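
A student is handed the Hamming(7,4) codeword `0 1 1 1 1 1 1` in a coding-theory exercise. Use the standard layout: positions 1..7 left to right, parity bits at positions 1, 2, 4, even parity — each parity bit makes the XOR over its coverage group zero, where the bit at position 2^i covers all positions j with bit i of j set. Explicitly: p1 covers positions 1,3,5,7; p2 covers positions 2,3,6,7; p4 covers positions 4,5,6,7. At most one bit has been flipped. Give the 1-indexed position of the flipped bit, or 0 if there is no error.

s1: b1⊕b3⊕b5⊕b7 = 0⊕1⊕1⊕1 = 1
s2: b2⊕b3⊕b6⊕b7 = 1⊕1⊕1⊕1 = 0
s4: b4⊕b5⊕b6⊕b7 = 1⊕1⊕1⊕1 = 0
Syndrome (s4...s1) = 001 → position 1.

1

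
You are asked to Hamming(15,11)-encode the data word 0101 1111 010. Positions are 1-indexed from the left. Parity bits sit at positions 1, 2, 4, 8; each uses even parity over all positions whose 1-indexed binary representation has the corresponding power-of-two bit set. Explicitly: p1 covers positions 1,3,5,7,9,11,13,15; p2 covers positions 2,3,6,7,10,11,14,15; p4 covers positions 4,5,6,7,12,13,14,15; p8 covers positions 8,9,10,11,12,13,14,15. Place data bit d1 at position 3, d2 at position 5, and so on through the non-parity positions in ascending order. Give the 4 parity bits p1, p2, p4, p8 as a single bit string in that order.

0001

Place data bits at non-power-of-two positions: b3=0, b5=1, b6=0, b7=1, b9=1, b10=1, b11=1, b12=1, b13=0, b14=1, b15=0.
p1 = XOR of data positions {3,5,7,9,11,13,15} = 0⊕1⊕1⊕1⊕1⊕0⊕0 = 0
p2 = XOR of data positions {3,6,7,10,11,14,15} = 0⊕0⊕1⊕1⊕1⊕1⊕0 = 0
p4 = XOR of data positions {5,6,7,12,13,14,15} = 1⊕0⊕1⊕1⊕0⊕1⊕0 = 0
p8 = XOR of data positions {9,10,11,12,13,14,15} = 1⊕1⊕1⊕1⊕0⊕1⊕0 = 1
Parity bits p1,p2,p4,p8 = 0001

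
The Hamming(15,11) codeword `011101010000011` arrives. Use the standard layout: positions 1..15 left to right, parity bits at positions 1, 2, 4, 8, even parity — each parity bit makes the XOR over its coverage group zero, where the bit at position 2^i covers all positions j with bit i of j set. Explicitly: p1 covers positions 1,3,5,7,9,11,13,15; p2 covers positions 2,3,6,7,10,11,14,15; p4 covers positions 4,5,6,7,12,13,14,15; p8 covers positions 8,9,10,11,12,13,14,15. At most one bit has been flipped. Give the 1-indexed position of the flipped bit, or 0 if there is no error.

s1: b1⊕b3⊕b5⊕b7⊕b9⊕b11⊕b13⊕b15 = 0⊕1⊕0⊕0⊕0⊕0⊕0⊕1 = 0
s2: b2⊕b3⊕b6⊕b7⊕b10⊕b11⊕b14⊕b15 = 1⊕1⊕1⊕0⊕0⊕0⊕1⊕1 = 1
s4: b4⊕b5⊕b6⊕b7⊕b12⊕b13⊕b14⊕b15 = 1⊕0⊕1⊕0⊕0⊕0⊕1⊕1 = 0
s8: b8⊕b9⊕b10⊕b11⊕b12⊕b13⊕b14⊕b15 = 1⊕0⊕0⊕0⊕0⊕0⊕1⊕1 = 1
Syndrome (s8...s1) = 1010 → position 10.

10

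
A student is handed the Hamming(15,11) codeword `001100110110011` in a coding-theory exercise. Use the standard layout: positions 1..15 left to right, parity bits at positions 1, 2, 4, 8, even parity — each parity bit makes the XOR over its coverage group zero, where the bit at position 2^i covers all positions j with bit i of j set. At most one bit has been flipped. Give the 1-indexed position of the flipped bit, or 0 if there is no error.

8

s1: b1⊕b3⊕b5⊕b7⊕b9⊕b11⊕b13⊕b15 = 0⊕1⊕0⊕1⊕0⊕1⊕0⊕1 = 0
s2: b2⊕b3⊕b6⊕b7⊕b10⊕b11⊕b14⊕b15 = 0⊕1⊕0⊕1⊕1⊕1⊕1⊕1 = 0
s4: b4⊕b5⊕b6⊕b7⊕b12⊕b13⊕b14⊕b15 = 1⊕0⊕0⊕1⊕0⊕0⊕1⊕1 = 0
s8: b8⊕b9⊕b10⊕b11⊕b12⊕b13⊕b14⊕b15 = 1⊕0⊕1⊕1⊕0⊕0⊕1⊕1 = 1
Syndrome (s8...s1) = 1000 → position 8.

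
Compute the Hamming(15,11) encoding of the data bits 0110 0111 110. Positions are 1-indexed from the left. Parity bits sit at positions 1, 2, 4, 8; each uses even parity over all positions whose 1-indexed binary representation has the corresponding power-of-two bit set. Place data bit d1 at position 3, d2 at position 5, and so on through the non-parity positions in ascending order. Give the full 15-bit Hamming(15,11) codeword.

Place data bits at non-power-of-two positions: b3=0, b5=1, b6=1, b7=0, b9=0, b10=1, b11=1, b12=1, b13=1, b14=1, b15=0.
p1 = XOR of data positions {3,5,7,9,11,13,15} = 0⊕1⊕0⊕0⊕1⊕1⊕0 = 1
p2 = XOR of data positions {3,6,7,10,11,14,15} = 0⊕1⊕0⊕1⊕1⊕1⊕0 = 0
p4 = XOR of data positions {5,6,7,12,13,14,15} = 1⊕1⊕0⊕1⊕1⊕1⊕0 = 1
p8 = XOR of data positions {9,10,11,12,13,14,15} = 0⊕1⊕1⊕1⊕1⊕1⊕0 = 1
Codeword b1..b15 = 100111010111110

100111010111110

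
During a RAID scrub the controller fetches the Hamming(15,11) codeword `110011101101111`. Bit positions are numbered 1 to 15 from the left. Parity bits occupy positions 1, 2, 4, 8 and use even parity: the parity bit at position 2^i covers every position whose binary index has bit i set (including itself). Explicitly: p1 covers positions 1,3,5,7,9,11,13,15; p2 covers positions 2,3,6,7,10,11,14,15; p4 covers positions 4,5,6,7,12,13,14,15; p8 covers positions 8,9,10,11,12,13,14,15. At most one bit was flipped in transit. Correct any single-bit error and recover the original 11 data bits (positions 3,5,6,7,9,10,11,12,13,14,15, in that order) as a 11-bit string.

01111101111

s1: b1⊕b3⊕b5⊕b7⊕b9⊕b11⊕b13⊕b15 = 1⊕0⊕1⊕1⊕1⊕0⊕1⊕1 = 0
s2: b2⊕b3⊕b6⊕b7⊕b10⊕b11⊕b14⊕b15 = 1⊕0⊕1⊕1⊕1⊕0⊕1⊕1 = 0
s4: b4⊕b5⊕b6⊕b7⊕b12⊕b13⊕b14⊕b15 = 0⊕1⊕1⊕1⊕1⊕1⊕1⊕1 = 1
s8: b8⊕b9⊕b10⊕b11⊕b12⊕b13⊕b14⊕b15 = 0⊕1⊕1⊕0⊕1⊕1⊕1⊕1 = 0
Syndrome (s8...s1) = 0100 → position 4.
Flip bit 4: corrected codeword = 110111101101111
Data bits at positions 3,5,6,7,9,10,11,12,13,14,15: 01111101111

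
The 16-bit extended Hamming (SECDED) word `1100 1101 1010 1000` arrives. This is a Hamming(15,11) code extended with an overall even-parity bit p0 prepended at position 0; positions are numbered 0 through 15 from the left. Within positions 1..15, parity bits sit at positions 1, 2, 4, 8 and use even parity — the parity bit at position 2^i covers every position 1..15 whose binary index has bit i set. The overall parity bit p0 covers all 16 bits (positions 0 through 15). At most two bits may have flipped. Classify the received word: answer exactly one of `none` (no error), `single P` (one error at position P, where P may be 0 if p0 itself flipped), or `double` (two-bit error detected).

double

s1: b1⊕b3⊕b5⊕b7⊕b9⊕b11⊕b13⊕b15 = 1⊕0⊕1⊕1⊕0⊕0⊕0⊕0 = 1
s2: b2⊕b3⊕b6⊕b7⊕b10⊕b11⊕b14⊕b15 = 0⊕0⊕0⊕1⊕1⊕0⊕0⊕0 = 0
s4: b4⊕b5⊕b6⊕b7⊕b12⊕b13⊕b14⊕b15 = 1⊕1⊕0⊕1⊕1⊕0⊕0⊕0 = 0
s8: b8⊕b9⊕b10⊕b11⊕b12⊕b13⊕b14⊕b15 = 1⊕0⊕1⊕0⊕1⊕0⊕0⊕0 = 1
Syndrome (s8...s1) = 1001 → position 9.
Overall parity (XOR of all 16 bits, including p0): 1⊕1⊕0⊕0⊕1⊕1⊕0⊕1⊕1⊕0⊕1⊕0⊕1⊕0⊕0⊕0 = 0
Overall=0, syndrome position=9 → double-bit error detected (uncorrectable).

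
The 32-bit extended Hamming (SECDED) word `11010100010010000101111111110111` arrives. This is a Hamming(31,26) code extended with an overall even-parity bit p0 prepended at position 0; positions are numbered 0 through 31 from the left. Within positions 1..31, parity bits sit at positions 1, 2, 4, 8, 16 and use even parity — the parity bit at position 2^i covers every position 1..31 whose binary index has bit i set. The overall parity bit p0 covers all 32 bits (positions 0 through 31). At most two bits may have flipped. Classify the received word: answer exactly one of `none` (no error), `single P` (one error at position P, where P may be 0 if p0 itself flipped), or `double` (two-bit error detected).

s1: b1⊕b3⊕b5⊕b7⊕b9⊕b11⊕b13⊕b15⊕b17⊕b19⊕b21⊕b23⊕b25⊕b27⊕b29⊕b31 = 1⊕1⊕1⊕0⊕1⊕0⊕0⊕0⊕1⊕1⊕1⊕1⊕1⊕1⊕1⊕1 = 0
s2: b2⊕b3⊕b6⊕b7⊕b10⊕b11⊕b14⊕b15⊕b18⊕b19⊕b22⊕b23⊕b26⊕b27⊕b30⊕b31 = 0⊕1⊕0⊕0⊕0⊕0⊕0⊕0⊕0⊕1⊕1⊕1⊕1⊕1⊕1⊕1 = 0
s4: b4⊕b5⊕b6⊕b7⊕b12⊕b13⊕b14⊕b15⊕b20⊕b21⊕b22⊕b23⊕b28⊕b29⊕b30⊕b31 = 0⊕1⊕0⊕0⊕1⊕0⊕0⊕0⊕1⊕1⊕1⊕1⊕0⊕1⊕1⊕1 = 1
s8: b8⊕b9⊕b10⊕b11⊕b12⊕b13⊕b14⊕b15⊕b24⊕b25⊕b26⊕b27⊕b28⊕b29⊕b30⊕b31 = 0⊕1⊕0⊕0⊕1⊕0⊕0⊕0⊕1⊕1⊕1⊕1⊕0⊕1⊕1⊕1 = 1
s16: b16⊕b17⊕b18⊕b19⊕b20⊕b21⊕b22⊕b23⊕b24⊕b25⊕b26⊕b27⊕b28⊕b29⊕b30⊕b31 = 0⊕1⊕0⊕1⊕1⊕1⊕1⊕1⊕1⊕1⊕1⊕1⊕0⊕1⊕1⊕1 = 1
Syndrome (s16...s1) = 11100 → position 28.
Overall parity (XOR of all 32 bits, including p0): 1⊕1⊕0⊕1⊕0⊕1⊕0⊕0⊕0⊕1⊕0⊕0⊕1⊕0⊕0⊕0⊕0⊕1⊕0⊕1⊕1⊕1⊕1⊕1⊕1⊕1⊕1⊕1⊕0⊕1⊕1⊕1 = 1
Overall=1, syndrome position=28 → single-bit error at position 28.

single 28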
..............................
-- Goal of the exercise --
Please extract exactly, and only, the lines from the line containing "The 32-bit extended" through the last line of the records.

-- Answer space --
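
The 32-bit extended Hamming (SECDED) word `11010100010010000101111111110111` arrives. This is a Hamming(31,26) code extended with an overall even-parity bit p0 prepended at position 0; positions are numbered 0 through 31 from the left. Within positions 1..31, parity bits sit at positions 1, 2, 4, 8, 16 and use even parity — the parity bit at position 2^i covers every position 1..31 whose binary index has bit i set. The overall parity bit p0 covers all 32 bits (positions 0 through 31). At most two bits may have flipped. Classify the received word: answer exactly one of `none` (no error), `single P` (one error at position P, where P may be 0 if p0 itself flipped), or `double` (two-bit error detected).

s1: b1⊕b3⊕b5⊕b7⊕b9⊕b11⊕b13⊕b15⊕b17⊕b19⊕b21⊕b23⊕b25⊕b27⊕b29⊕b31 = 1⊕1⊕1⊕0⊕1⊕0⊕0⊕0⊕1⊕1⊕1⊕1⊕1⊕1⊕1⊕1 = 0
s2: b2⊕b3⊕b6⊕b7⊕b10⊕b11⊕b14⊕b15⊕b18⊕b19⊕b22⊕b23⊕b26⊕b27⊕b30⊕b31 = 0⊕1⊕0⊕0⊕0⊕0⊕0⊕0⊕0⊕1⊕1⊕1⊕1⊕1⊕1⊕1 = 0
s4: b4⊕b5⊕b6⊕b7⊕b12⊕b13⊕b14⊕b15⊕b20⊕b21⊕b22⊕b23⊕b28⊕b29⊕b30⊕b31 = 0⊕1⊕0⊕0⊕1⊕0⊕0⊕0⊕1⊕1⊕1⊕1⊕0⊕1⊕1⊕1 = 1
s8: b8⊕b9⊕b10⊕b11⊕b12⊕b13⊕b14⊕b15⊕b24⊕b25⊕b26⊕b27⊕b28⊕b29⊕b30⊕b31 = 0⊕1⊕0⊕0⊕1⊕0⊕0⊕0⊕1⊕1⊕1⊕1⊕0⊕1⊕1⊕1 = 1
s16: b16⊕b17⊕b18⊕b19⊕b20⊕b21⊕b22⊕b23⊕b24⊕b25⊕b26⊕b27⊕b28⊕b29⊕b30⊕b31 = 0⊕1⊕0⊕1⊕1⊕1⊕1⊕1⊕1⊕1⊕1⊕1⊕0⊕1⊕1⊕1 = 1
Syndrome (s16...s1) = 11100 → position 28.
Overall parity (XOR of all 32 bits, including p0): 1⊕1⊕0⊕1⊕0⊕1⊕0⊕0⊕0⊕1⊕0⊕0⊕1⊕0⊕0⊕0⊕0⊕1⊕0⊕1⊕1⊕1⊕1⊕1⊕1⊕1⊕1⊕1⊕0⊕1⊕1⊕1 = 1
Overall=1, syndrome position=28 → single-bit error at position 28.

single 28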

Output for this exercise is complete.